**PROBLEM DETAILS**
Copy every record exactly. Nothing may be skipped.

**DATA PROVIDED**
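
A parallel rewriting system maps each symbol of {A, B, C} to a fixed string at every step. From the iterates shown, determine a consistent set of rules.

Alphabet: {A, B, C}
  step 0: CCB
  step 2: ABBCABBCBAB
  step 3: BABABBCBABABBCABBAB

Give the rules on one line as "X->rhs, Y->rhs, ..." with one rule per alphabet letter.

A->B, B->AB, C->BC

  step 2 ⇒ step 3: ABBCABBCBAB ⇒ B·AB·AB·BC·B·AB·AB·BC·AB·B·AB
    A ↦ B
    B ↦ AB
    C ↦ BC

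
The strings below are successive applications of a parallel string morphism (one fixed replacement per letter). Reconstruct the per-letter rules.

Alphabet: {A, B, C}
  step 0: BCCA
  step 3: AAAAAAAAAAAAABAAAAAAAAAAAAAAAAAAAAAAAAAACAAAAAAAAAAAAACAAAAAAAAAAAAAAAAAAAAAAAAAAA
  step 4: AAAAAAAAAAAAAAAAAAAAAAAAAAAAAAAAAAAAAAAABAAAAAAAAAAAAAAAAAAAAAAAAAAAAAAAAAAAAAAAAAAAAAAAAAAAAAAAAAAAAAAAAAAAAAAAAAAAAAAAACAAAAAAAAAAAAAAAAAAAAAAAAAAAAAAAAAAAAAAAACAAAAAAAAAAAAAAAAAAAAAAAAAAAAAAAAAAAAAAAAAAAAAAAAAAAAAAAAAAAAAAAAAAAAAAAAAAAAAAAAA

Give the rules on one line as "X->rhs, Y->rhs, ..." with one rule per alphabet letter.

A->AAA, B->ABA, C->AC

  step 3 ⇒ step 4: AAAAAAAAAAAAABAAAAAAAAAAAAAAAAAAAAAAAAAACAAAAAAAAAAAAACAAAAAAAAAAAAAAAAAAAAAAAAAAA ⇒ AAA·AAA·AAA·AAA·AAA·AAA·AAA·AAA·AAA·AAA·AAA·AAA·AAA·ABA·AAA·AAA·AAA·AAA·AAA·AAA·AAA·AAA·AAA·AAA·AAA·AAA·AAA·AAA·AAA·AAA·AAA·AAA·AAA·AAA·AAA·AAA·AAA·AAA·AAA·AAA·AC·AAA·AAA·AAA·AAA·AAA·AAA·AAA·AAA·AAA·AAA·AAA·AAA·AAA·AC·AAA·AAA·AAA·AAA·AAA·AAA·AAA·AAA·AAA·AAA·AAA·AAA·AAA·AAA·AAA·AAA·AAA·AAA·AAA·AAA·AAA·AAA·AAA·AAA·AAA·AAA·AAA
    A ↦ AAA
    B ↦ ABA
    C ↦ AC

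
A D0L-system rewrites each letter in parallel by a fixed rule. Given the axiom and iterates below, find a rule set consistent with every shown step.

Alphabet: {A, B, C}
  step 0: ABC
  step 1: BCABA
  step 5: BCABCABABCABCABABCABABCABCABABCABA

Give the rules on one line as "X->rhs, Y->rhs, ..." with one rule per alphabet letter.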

**ANSWER FOR THIS EXERCISE**
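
A parallel rewriting system maps each symbol of {A, B, C} to a fixed string at every step. From the iterates shown, determine a consistent set of rules.

Alphabet: {A, B, C}
  step 0: CCB
  step 2: ABBCABBCBAB
  step 3: BABABBCBABABBCABBAB

Give the rules on one line as "X->rhs, Y->rhs, ..." with one rule per alphabet letter.

A->B, B->AB, C->BC

  step 2 ⇒ step 3: ABBCABBCBAB ⇒ B·AB·AB·BC·B·AB·AB·BC·AB·B·AB
    A ↦ B
    B ↦ AB
    C ↦ BC

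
The strings below are successive applications of a parallel string morphism (one fixed replacement per letter). Reconstruct the per-letter rules.

Alphabet: {A, B, C}
  step 0: BCCA
  step 3: AAAAAAAAAAAAABAAAAAAAAAAAAAAAAAAAAAAAAAACAAAAAAAAAAAAACAAAAAAAAAAAAAAAAAAAAAAAAAAA
  step 4: AAAAAAAAAAAAAAAAAAAAAAAAAAAAAAAAAAAAAAAABAAAAAAAAAAAAAAAAAAAAAAAAAAAAAAAAAAAAAAAAAAAAAAAAAAAAAAAAAAAAAAAAAAAAAAAAAAAAAAAACAAAAAAAAAAAAAAAAAAAAAAAAAAAAAAAAAAAAAAAACAAAAAAAAAAAAAAAAAAAAAAAAAAAAAAAAAAAAAAAAAAAAAAAAAAAAAAAAAAAAAAAAAAAAAAAAAAAAAAAAA

Give the rules on one line as "X->rhs, Y->rhs, ..." with one rule per alphabet letter.

A->AAA, B->ABA, C->AC

  step 3 ⇒ step 4: AAAAAAAAAAAAABAAAAAAAAAAAAAAAAAAAAAAAAAACAAAAAAAAAAAAACAAAAAAAAAAAAAAAAAAAAAAAAAAA ⇒ AAA·AAA·AAA·AAA·AAA·AAA·AAA·AAA·AAA·AAA·AAA·AAA·AAA·ABA·AAA·AAA·AAA·AAA·AAA·AAA·AAA·AAA·AAA·AAA·AAA·AAA·AAA·AAA·AAA·AAA·AAA·AAA·AAA·AAA·AAA·AAA·AAA·AAA·AAA·AAA·AC·AAA·AAA·AAA·AAA·AAA·AAA·AAA·AAA·AAA·AAA·AAA·AAA·AAA·AC·AAA·AAA·AAA·AAA·AAA·AAA·AAA·AAA·AAA·AAA·AAA·AAA·AAA·AAA·AAA·AAA·AAA·AAA·AAA·AAA·AAA·AAA·AAA·AAA·AAA·AAA·AAA
    A ↦ AAA
    B ↦ ABA
    C ↦ AC

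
A D0L-system rewrites each letter in parallel by a fixed rule. Given the axiom and iterates below, find a rule set consistent with every shown step.

Alphabet: {A, B, C}
  step 0: ABC
  step 1: BCABA
  step 5: BCABCABABCABCABABCABABCABCABABCABA

Give the rules on one line as "X->rhs, Y->rhs, ..." with one rule per alphabet letter.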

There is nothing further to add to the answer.